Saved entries

■ ■ ■

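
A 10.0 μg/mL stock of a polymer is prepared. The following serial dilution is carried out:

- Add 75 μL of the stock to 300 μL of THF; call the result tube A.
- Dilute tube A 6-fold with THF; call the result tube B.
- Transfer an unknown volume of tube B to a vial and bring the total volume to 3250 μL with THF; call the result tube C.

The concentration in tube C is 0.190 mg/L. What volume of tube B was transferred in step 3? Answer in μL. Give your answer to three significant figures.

1.85 × 10^3 μL

Step 1: 75 μL + 300 μL = 375 μL total → factor 375/75 = 5
Step 2: 6-fold → factor 6
Step 3: v brought to 3250 μL → factor = 3250 μL/v
Product of known-step factors = 30
Overall factor = 10.0 μg/mL / (0.190 mg/L) = 52.632
Step-3 factor = 52.632 / 30 = 1.7544
v = 3250 μL / 1.7544 = 1.85 × 10^3 μL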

■ ■ ■

TASK PROMPT:
Please repeat the lines above exactly, beginning with the line that contains "- Add 75 μL" and ending with the final one.

SOLUTION TO THIS TASK:
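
- Add 75 μL of the stock to 300 μL of THF; call the result tube A.
- Dilute tube A 6-fold with THF; call the result tube B.
- Transfer an unknown volume of tube B to a vial and bring the total volume to 3250 μL with THF; call the result tube C.

The concentration in tube C is 0.190 mg/L. What volume of tube B was transferred in step 3? Answer in μL. Give your answer to three significant figures.

1.85 × 10^3 μL

Step 1: 75 μL + 300 μL = 375 μL total → factor 375/75 = 5
Step 2: 6-fold → factor 6
Step 3: v brought to 3250 μL → factor = 3250 μL/v
Product of known-step factors = 30
Overall factor = 10.0 μg/mL / (0.190 mg/L) = 52.632
Step-3 factor = 52.632 / 30 = 1.7544
v = 3250 μL / 1.7544 = 1.85 × 10^3 μL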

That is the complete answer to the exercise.